[ASSIGNMENT]
Each entry below is to be printed verbatim.

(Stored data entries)
Segment Open

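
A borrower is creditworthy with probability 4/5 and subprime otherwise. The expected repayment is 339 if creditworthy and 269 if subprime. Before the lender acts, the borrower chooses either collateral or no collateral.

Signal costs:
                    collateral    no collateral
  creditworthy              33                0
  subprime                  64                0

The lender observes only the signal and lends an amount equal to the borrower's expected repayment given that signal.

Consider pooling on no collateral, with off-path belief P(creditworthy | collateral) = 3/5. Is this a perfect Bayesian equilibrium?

On the equilibrium path (no collateral) the lender holds the prior 4/5 and pays 4/5·339 + 1/5·269 = 325. Off-path (collateral) belief 3/5 gives 3/5·339 + 2/5·269 = 311.
Creditworthy: no collateral gives 325 − 0 = 325; collateral gives 311 − 33 = 278. Stays. ✓
Subprime: no collateral gives 325 − 0 = 325; collateral gives 311 − 64 = 247. Stays. ✓
Beliefs are Bayes-consistent on-path and both types best-respond.

Yes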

Segment Closed

[ANSWER SPACE]
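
A borrower is creditworthy with probability 4/5 and subprime otherwise. The expected repayment is 339 if creditworthy and 269 if subprime. Before the lender acts, the borrower chooses either collateral or no collateral.

Signal costs:
                    collateral    no collateral
  creditworthy              33                0
  subprime                  64                0

The lender observes only the signal and lends an amount equal to the borrower's expected repayment given that signal.

Consider pooling on no collateral, with off-path belief P(creditworthy | collateral) = 3/5. Is this a perfect Bayesian equilibrium?

On the equilibrium path (no collateral) the lender holds the prior 4/5 and pays 4/5·339 + 1/5·269 = 325. Off-path (collateral) belief 3/5 gives 3/5·339 + 2/5·269 = 311.
Creditworthy: no collateral gives 325 − 0 = 325; collateral gives 311 − 33 = 278. Stays. ✓
Subprime: no collateral gives 325 − 0 = 325; collateral gives 311 − 64 = 247. Stays. ✓
Beliefs are Bayes-consistent on-path and both types best-respond.

Yes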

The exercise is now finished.